» Try it
When scanning the data, count every line with "whether" in it, and report only the resulting number.

Dataset entries:

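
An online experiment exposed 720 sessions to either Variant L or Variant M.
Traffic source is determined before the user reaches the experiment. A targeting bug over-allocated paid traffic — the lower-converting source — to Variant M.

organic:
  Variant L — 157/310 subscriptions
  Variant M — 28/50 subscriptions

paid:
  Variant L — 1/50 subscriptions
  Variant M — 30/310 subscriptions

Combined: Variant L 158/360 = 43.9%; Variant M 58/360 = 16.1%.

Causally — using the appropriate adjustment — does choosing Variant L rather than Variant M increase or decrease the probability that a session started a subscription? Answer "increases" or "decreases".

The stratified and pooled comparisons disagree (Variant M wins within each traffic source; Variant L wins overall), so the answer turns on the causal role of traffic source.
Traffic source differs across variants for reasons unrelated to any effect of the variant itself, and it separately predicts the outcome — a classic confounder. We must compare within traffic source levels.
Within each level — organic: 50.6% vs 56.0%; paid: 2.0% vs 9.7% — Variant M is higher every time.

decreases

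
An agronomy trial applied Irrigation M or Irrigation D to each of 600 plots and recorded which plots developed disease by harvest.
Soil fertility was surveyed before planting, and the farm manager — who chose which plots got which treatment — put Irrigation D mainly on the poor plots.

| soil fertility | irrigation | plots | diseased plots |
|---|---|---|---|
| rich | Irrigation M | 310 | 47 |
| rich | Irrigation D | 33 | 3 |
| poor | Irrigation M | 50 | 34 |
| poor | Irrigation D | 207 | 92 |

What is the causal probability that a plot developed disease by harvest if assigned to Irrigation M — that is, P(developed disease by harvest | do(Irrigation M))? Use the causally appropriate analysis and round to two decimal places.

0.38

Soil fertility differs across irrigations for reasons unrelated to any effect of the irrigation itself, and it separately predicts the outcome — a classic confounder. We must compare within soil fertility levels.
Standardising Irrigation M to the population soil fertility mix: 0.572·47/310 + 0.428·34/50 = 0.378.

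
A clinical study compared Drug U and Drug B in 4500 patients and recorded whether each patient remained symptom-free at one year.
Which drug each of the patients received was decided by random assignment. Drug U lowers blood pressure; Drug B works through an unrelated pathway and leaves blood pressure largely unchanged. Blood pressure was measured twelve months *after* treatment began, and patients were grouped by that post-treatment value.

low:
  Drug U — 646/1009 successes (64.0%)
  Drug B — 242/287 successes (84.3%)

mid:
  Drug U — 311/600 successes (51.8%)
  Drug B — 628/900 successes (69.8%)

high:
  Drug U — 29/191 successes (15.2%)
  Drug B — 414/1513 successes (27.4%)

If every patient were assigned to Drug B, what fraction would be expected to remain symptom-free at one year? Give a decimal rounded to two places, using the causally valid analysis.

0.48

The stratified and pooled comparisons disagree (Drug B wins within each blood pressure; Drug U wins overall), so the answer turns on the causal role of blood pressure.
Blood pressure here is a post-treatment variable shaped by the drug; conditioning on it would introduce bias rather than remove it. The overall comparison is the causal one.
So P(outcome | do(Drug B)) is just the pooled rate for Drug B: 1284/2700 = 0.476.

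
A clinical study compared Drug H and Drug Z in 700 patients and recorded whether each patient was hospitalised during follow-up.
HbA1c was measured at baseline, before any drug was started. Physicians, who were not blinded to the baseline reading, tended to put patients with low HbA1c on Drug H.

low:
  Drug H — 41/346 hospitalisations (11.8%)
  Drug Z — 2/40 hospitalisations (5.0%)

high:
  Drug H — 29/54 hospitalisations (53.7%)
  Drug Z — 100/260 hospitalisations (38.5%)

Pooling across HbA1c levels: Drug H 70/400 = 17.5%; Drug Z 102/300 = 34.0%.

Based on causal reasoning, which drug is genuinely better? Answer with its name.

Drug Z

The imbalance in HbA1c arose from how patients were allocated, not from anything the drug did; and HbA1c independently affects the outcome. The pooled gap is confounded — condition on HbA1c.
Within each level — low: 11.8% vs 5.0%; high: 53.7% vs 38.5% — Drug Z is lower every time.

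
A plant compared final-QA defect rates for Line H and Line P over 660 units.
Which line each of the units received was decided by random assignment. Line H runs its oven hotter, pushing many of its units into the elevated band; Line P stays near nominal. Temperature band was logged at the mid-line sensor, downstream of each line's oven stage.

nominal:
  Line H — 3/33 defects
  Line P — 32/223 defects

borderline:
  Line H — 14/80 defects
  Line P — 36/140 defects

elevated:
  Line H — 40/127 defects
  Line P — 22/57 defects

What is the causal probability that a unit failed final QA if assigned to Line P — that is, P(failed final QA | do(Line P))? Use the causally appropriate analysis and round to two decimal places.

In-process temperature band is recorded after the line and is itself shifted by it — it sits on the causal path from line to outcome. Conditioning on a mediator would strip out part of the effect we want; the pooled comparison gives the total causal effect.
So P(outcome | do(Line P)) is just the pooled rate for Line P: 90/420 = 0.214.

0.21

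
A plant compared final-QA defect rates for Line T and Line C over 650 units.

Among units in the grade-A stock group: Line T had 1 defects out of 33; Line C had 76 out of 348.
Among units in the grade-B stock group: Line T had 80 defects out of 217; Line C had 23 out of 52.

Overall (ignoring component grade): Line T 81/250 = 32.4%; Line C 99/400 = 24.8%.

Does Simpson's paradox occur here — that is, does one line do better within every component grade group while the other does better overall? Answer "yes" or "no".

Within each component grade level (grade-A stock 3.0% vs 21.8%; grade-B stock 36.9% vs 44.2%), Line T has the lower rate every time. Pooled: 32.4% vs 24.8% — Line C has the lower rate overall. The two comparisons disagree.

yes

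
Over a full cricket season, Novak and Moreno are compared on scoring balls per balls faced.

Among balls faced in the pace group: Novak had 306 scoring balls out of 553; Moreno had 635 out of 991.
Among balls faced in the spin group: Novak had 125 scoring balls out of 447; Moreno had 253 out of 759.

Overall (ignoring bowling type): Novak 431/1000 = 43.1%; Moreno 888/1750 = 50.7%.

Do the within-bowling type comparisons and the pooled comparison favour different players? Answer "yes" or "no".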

» Result
2